## Work instruction
In the listing below, write out exactly each line from the first through the one containing "After all events, what".

+ + +

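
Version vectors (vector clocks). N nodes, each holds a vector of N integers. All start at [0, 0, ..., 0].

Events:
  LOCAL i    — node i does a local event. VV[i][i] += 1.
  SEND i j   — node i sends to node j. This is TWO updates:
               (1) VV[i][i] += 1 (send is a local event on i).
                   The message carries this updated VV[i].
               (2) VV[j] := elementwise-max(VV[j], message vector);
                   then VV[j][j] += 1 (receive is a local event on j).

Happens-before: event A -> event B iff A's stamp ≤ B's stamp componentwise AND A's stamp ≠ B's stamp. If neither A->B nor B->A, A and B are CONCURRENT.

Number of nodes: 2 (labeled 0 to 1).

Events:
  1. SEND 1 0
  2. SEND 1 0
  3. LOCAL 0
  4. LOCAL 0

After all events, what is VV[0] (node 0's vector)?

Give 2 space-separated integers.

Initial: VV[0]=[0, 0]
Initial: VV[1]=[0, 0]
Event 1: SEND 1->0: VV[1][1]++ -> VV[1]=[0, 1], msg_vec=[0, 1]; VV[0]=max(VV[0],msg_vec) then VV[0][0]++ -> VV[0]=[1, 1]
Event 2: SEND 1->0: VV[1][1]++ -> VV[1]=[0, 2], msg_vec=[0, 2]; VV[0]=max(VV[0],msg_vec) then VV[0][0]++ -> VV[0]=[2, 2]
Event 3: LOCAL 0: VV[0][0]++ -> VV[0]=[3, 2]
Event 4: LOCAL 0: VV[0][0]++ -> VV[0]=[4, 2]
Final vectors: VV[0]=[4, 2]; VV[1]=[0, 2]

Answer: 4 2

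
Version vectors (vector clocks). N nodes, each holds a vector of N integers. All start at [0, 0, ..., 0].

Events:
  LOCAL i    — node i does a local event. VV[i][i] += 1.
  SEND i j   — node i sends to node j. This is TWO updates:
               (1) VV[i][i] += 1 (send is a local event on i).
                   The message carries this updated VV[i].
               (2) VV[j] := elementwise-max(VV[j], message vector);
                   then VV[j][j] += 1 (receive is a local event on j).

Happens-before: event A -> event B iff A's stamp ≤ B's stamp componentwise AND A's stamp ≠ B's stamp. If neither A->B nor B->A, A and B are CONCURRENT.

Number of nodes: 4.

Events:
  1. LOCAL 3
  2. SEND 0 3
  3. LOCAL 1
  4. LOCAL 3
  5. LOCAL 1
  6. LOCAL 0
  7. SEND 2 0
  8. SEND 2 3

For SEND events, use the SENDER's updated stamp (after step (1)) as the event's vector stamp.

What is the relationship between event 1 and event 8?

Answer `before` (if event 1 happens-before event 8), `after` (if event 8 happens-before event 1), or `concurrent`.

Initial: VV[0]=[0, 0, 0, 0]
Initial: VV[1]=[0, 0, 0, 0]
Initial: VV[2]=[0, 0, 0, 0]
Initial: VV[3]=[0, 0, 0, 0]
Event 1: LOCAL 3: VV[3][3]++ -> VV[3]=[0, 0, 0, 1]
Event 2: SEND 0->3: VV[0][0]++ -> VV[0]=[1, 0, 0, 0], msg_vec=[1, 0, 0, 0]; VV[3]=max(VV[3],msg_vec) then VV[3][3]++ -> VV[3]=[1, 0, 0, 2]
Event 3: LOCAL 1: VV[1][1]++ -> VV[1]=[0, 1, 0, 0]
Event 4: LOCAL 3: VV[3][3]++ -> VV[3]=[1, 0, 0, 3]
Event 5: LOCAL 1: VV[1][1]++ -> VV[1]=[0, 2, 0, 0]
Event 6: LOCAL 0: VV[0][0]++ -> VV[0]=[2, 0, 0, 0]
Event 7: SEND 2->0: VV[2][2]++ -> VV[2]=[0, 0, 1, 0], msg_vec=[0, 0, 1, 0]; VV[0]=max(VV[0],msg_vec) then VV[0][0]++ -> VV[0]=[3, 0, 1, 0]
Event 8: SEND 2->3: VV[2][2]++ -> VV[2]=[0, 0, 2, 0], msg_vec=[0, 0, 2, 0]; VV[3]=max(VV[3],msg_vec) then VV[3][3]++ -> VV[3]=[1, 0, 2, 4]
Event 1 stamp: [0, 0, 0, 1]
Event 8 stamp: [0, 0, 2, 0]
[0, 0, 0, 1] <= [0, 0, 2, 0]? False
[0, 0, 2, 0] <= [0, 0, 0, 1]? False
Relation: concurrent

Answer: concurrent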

+ + +

## Answer space
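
Version vectors (vector clocks). N nodes, each holds a vector of N integers. All start at [0, 0, ..., 0].

Events:
  LOCAL i    — node i does a local event. VV[i][i] += 1.
  SEND i j   — node i sends to node j. This is TWO updates:
               (1) VV[i][i] += 1 (send is a local event on i).
                   The message carries this updated VV[i].
               (2) VV[j] := elementwise-max(VV[j], message vector);
                   then VV[j][j] += 1 (receive is a local event on j).

Happens-before: event A -> event B iff A's stamp ≤ B's stamp componentwise AND A's stamp ≠ B's stamp. If neither A->B nor B->A, A and B are CONCURRENT.

Number of nodes: 2 (labeled 0 to 1).

Events:
  1. SEND 1 0
  2. SEND 1 0
  3. LOCAL 0
  4. LOCAL 0

After all events, what is VV[0] (node 0's vector)?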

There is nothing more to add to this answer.